## WHAT YOU HAVE TO DO
Search the entries below for the word "convention" and copy every line where it appears.

## RECORDED INFORMATION
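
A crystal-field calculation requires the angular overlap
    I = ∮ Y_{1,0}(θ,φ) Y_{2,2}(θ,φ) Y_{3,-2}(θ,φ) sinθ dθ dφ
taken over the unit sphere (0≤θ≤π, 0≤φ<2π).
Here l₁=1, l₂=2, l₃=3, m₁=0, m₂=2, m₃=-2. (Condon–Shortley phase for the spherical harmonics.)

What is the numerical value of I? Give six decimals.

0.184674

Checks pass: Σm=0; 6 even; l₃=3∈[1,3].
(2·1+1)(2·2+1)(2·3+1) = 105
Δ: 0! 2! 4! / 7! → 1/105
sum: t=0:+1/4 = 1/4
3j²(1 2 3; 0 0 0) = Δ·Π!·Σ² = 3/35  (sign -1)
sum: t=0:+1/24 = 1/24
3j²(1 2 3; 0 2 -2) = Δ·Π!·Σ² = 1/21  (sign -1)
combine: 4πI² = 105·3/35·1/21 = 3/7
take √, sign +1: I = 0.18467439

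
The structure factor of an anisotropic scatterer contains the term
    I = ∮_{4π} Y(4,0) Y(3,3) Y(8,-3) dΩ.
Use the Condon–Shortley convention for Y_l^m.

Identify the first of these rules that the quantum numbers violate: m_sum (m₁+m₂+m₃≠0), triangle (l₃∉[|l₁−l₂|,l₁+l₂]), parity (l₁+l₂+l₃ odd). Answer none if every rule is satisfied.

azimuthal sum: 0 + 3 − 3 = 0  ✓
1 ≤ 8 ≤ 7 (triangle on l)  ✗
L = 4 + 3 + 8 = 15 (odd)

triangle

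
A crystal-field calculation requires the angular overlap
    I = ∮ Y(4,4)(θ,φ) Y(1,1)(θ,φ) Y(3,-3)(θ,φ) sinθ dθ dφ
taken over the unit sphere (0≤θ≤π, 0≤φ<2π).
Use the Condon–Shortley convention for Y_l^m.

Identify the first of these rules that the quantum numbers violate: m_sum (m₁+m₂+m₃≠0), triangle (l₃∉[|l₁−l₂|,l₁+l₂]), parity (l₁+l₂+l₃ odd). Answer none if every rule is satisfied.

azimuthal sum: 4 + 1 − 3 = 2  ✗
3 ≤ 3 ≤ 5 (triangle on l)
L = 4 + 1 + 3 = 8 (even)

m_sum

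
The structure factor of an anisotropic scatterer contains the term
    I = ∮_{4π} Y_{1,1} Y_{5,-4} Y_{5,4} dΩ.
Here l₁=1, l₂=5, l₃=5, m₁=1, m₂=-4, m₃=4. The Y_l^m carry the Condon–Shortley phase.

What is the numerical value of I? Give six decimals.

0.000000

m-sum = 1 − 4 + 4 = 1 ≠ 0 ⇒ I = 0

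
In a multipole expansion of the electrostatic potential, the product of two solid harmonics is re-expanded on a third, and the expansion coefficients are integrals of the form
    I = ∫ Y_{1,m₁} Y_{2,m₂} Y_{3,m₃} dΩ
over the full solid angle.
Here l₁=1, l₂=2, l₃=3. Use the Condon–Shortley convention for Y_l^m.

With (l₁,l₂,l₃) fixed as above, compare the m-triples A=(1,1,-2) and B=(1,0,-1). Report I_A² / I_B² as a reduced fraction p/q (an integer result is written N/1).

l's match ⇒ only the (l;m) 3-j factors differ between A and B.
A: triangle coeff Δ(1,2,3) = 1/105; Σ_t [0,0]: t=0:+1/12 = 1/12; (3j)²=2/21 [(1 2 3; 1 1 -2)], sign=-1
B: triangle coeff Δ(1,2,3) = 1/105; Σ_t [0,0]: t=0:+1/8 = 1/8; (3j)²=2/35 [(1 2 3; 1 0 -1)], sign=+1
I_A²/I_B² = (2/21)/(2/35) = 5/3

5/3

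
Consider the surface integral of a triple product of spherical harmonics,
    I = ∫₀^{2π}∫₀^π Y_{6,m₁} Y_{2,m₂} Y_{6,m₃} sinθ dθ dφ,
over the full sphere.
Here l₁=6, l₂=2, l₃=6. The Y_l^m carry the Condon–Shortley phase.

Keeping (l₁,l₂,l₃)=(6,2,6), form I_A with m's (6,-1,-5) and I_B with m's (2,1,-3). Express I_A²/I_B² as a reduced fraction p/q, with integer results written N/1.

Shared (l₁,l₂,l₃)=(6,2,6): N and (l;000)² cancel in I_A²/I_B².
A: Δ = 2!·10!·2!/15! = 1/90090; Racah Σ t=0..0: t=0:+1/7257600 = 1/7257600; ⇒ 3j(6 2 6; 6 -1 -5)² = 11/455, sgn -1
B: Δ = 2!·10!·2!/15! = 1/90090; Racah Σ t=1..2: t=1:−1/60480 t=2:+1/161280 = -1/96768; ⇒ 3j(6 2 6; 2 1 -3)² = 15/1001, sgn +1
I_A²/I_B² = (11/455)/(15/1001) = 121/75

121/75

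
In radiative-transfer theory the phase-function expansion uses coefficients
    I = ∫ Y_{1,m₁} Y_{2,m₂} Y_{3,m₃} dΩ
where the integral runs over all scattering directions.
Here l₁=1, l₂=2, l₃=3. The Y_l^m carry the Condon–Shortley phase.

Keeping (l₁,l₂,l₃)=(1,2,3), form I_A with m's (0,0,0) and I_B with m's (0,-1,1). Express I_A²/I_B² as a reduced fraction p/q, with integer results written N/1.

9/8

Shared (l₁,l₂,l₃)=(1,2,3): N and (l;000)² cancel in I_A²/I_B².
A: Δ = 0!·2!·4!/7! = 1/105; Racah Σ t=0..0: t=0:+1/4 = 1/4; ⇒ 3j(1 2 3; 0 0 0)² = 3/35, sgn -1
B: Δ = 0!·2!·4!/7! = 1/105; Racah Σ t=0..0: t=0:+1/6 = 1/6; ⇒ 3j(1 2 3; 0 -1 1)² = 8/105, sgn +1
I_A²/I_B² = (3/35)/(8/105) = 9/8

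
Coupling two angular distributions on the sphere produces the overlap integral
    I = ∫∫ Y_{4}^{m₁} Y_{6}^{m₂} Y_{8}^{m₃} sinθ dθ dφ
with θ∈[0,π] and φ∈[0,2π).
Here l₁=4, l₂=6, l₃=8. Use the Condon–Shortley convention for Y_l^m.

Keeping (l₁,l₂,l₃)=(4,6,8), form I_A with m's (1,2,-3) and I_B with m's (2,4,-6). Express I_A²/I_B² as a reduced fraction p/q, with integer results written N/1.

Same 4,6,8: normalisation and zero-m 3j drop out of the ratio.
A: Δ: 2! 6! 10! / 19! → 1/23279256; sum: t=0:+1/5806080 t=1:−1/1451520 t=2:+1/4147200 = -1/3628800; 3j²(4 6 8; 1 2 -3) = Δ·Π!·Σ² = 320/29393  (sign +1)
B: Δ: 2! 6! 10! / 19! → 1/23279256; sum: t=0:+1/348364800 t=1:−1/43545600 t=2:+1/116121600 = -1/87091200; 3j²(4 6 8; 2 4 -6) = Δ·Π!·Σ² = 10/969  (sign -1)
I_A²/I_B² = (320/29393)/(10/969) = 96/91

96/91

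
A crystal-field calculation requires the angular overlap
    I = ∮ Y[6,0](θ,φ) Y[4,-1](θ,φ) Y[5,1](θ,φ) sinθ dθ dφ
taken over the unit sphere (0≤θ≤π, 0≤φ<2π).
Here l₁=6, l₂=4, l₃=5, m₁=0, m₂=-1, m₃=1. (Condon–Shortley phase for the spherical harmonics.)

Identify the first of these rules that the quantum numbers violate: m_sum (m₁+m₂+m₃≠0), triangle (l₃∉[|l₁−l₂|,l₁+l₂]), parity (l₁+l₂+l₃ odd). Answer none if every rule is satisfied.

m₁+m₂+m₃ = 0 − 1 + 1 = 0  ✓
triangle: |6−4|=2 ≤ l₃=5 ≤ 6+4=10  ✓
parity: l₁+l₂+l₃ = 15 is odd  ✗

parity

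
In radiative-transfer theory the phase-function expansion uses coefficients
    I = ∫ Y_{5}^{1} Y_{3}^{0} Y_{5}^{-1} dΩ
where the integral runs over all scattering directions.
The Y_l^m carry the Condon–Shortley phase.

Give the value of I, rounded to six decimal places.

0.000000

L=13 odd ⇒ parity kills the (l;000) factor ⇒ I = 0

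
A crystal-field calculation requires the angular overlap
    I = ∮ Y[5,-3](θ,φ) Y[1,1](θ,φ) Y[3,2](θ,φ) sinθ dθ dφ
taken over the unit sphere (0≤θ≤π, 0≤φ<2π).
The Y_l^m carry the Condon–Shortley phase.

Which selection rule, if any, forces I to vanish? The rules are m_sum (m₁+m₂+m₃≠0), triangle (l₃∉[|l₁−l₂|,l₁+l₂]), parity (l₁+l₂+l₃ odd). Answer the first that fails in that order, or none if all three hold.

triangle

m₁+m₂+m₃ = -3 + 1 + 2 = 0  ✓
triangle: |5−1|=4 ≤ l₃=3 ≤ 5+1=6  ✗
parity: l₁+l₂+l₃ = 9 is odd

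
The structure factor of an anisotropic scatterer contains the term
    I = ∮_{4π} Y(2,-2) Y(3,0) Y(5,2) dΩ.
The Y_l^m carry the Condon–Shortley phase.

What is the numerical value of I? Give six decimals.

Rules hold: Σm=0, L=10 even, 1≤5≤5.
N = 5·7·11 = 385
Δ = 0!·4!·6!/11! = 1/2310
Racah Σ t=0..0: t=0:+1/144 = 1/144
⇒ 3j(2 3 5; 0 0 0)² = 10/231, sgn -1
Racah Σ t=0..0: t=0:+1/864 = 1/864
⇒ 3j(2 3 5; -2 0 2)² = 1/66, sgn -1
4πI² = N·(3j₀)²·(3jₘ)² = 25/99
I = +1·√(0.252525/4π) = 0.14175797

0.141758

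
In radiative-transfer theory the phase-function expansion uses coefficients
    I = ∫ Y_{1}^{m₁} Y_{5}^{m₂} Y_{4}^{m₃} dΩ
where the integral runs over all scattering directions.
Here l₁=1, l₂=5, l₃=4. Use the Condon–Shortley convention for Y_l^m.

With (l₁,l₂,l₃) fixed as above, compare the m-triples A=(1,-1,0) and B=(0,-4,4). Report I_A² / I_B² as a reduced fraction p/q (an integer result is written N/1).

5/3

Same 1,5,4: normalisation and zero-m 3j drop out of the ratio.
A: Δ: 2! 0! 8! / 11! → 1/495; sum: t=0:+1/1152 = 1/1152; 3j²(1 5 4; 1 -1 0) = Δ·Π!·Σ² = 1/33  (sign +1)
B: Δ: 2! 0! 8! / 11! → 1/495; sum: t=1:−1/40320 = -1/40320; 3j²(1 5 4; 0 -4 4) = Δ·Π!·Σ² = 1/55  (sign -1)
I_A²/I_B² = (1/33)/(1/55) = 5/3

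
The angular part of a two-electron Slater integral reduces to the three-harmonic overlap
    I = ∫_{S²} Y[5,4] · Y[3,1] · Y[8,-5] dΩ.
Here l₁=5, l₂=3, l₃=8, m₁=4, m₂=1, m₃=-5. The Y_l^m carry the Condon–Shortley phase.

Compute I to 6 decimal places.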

## REPLY TO THE EXERCISE
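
Use the Condon–Shortley convention for Y_l^m.
Use the Condon–Shortley convention for Y_l^m.
Here l₁=1, l₂=2, l₃=3. Use the Condon–Shortley convention for Y_l^m.
Here l₁=4, l₂=6, l₃=8. Use the Condon–Shortley convention for Y_l^m.
Here l₁=1, l₂=5, l₃=4. Use the Condon–Shortley convention for Y_l^m.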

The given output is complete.